Every entry that follows should be output again, word for word.

─── DATA FOR ANALYSIS ───

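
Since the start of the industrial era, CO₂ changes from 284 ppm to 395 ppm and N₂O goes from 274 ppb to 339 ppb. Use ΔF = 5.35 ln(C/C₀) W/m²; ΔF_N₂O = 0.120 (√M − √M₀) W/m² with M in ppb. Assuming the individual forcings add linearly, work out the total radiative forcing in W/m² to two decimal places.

ΔF = 1.99 W/m²

CO₂: 5.35 × ln(395/284) = 5.35 × ln(1.39085) = 5.35 × 0.32992 = 1.7651 W/m².
N₂O: 0.120 × (√339 − √274) = 0.120 × (18.4120 − 16.5529) = 0.120 × 1.8591 = 0.2231 W/m².
Total ΔF = 1.7651 + 0.2231 = 1.9882 W/m².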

───

> _SOLUTION TO THIS PROBLEM_:
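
Since the start of the industrial era, CO₂ changes from 284 ppm to 395 ppm and N₂O goes from 274 ppb to 339 ppb. Use ΔF = 5.35 ln(C/C₀) W/m²; ΔF_N₂O = 0.120 (√M − √M₀) W/m² with M in ppb. Assuming the individual forcings add linearly, work out the total radiative forcing in W/m² to two decimal places.

ΔF = 1.99 W/m²

CO₂: 5.35 × ln(395/284) = 5.35 × ln(1.39085) = 5.35 × 0.32992 = 1.7651 W/m².
N₂O: 0.120 × (√339 − √274) = 0.120 × (18.4120 − 16.5529) = 0.120 × 1.8591 = 0.2231 W/m².
Total ΔF = 1.7651 + 0.2231 = 1.9882 W/m².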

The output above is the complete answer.